-------- Exercise materials

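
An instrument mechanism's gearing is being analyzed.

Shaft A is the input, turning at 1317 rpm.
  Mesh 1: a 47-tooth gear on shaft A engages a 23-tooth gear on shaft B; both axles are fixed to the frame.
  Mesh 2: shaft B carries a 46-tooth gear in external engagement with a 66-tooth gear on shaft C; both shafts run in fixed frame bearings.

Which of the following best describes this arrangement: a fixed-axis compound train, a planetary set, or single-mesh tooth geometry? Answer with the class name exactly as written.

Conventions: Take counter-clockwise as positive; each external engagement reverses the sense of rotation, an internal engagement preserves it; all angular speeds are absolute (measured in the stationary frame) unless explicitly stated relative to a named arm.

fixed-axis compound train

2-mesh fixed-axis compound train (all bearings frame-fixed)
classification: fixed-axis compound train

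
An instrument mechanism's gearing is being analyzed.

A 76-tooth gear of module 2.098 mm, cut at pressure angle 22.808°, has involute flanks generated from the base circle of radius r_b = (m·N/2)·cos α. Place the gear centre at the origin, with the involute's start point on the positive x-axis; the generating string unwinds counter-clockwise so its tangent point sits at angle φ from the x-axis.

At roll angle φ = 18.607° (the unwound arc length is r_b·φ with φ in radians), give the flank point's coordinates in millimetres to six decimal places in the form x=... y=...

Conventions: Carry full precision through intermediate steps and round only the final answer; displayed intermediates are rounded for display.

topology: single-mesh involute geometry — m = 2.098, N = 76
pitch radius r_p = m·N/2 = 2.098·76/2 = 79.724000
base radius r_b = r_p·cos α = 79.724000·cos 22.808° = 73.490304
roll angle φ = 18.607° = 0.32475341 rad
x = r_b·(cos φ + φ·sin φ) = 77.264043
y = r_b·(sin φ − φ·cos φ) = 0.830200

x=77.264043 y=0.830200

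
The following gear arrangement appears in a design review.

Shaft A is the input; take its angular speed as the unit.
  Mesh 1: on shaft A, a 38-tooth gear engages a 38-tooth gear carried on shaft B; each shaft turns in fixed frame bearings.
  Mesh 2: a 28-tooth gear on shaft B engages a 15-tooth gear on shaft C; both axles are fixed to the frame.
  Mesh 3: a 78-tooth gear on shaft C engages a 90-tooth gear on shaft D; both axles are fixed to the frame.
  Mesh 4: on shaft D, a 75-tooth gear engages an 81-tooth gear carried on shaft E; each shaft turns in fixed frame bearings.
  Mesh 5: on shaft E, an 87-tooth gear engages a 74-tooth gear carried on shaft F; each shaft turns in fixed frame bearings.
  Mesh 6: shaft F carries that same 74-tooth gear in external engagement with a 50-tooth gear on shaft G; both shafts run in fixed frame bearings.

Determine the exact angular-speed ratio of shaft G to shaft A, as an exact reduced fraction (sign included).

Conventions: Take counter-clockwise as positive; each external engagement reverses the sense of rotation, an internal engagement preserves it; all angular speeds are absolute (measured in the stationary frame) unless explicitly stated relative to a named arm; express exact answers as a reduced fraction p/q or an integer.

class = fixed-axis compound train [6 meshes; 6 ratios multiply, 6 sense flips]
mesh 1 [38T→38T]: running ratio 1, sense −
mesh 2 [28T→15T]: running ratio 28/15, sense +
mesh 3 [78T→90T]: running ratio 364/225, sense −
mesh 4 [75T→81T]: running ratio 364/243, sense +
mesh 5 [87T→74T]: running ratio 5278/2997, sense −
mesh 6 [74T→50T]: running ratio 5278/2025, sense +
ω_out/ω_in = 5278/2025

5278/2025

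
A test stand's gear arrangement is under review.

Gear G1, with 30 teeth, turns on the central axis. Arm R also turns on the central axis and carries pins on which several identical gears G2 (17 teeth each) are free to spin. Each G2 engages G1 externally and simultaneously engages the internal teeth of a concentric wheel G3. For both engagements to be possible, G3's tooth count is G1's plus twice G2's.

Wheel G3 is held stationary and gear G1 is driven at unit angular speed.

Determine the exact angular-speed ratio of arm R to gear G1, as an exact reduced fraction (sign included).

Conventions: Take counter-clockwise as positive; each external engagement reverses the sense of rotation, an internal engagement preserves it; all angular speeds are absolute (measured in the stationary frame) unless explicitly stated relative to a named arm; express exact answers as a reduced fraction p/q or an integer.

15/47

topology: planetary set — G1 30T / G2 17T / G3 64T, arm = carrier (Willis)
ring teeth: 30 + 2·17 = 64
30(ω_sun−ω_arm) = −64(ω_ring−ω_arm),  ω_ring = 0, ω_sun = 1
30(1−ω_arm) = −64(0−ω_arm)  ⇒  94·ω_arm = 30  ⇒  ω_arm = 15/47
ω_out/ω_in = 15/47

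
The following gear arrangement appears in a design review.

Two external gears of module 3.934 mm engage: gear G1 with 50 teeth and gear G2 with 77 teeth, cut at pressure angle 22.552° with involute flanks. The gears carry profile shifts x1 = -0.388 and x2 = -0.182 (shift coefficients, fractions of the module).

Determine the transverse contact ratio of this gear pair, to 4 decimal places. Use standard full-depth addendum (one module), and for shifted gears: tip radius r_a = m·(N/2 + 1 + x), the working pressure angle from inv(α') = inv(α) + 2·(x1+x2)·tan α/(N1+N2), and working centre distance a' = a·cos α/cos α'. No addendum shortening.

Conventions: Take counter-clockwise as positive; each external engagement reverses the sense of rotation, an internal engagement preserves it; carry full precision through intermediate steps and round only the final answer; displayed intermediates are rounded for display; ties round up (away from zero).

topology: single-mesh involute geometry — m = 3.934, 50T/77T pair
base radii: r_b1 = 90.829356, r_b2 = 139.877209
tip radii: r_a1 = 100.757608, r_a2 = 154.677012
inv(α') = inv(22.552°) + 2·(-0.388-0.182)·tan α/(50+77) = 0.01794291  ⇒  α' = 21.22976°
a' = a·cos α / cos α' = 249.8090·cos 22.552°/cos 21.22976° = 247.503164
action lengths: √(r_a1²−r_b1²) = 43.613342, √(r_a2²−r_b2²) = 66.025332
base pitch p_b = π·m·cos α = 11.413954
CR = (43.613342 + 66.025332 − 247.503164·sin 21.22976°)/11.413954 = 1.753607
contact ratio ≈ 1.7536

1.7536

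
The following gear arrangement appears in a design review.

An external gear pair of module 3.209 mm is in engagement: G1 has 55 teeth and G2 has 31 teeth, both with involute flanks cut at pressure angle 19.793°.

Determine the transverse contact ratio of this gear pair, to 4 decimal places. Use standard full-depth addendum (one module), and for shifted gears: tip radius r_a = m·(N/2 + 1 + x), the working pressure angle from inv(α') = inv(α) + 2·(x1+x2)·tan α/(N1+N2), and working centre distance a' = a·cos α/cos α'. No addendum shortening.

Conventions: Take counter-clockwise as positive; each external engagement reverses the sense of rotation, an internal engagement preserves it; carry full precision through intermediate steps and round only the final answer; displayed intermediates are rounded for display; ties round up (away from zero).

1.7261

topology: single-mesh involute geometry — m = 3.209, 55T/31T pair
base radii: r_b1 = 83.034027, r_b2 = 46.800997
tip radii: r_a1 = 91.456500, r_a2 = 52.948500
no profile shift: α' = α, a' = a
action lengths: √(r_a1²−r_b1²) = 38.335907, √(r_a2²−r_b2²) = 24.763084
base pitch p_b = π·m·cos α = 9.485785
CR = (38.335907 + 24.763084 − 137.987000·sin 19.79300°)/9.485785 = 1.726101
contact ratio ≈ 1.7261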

----------------

Retype only this portion of the data above: the line containing "A 76-tooth gear", the line containing "At roll angle", and all lines between them, exactly.

### Finished task
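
A 76-tooth gear of module 2.098 mm, cut at pressure angle 22.808°, has involute flanks generated from the base circle of radius r_b = (m·N/2)·cos α. Place the gear centre at the origin, with the involute's start point on the positive x-axis; the generating string unwinds counter-clockwise so its tangent point sits at angle φ from the x-axis.

At roll angle φ = 18.607° (the unwound arc length is r_b·φ with φ in radians), give the flank point's coordinates in millimetres to six decimal places in the form x=... y=...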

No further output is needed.